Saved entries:
▬▬▬▬▬▬

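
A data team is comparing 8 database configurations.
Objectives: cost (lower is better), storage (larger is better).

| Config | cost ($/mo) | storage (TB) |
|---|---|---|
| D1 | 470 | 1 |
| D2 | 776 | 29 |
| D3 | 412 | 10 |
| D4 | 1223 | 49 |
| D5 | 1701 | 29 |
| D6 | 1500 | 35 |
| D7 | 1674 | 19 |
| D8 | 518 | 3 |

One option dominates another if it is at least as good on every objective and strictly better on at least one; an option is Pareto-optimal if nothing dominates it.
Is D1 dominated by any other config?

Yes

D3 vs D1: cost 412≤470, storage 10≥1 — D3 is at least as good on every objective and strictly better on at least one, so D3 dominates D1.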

▬▬▬▬▬▬

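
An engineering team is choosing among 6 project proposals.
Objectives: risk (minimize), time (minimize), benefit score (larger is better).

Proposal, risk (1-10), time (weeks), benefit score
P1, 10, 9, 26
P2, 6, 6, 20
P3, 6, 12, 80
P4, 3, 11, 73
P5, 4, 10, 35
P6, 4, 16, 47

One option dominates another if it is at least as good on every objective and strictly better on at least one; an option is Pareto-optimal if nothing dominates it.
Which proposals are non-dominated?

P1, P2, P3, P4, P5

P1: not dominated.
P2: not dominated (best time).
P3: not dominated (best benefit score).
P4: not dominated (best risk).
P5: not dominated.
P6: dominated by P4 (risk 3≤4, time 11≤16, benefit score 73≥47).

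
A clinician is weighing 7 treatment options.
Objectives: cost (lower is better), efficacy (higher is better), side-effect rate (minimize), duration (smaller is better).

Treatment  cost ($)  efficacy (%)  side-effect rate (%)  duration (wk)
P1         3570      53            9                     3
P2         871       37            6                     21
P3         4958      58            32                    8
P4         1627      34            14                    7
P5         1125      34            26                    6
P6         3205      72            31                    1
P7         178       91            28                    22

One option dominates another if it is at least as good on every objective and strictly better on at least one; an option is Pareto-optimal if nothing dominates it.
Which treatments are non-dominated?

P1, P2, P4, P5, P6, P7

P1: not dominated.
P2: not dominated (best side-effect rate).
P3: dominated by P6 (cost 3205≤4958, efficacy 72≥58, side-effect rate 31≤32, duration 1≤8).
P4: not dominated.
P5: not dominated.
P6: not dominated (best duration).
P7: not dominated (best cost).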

▬▬▬▬▬▬

Task description
Only the lines containing "lower" are needed; copy each of them from the data.

Reply to the exercise
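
Objectives: cost (lower is better), storage (larger is better).
Objectives: cost (lower is better), efficacy (higher is better), side-effect rate (minimize), duration (smaller is better).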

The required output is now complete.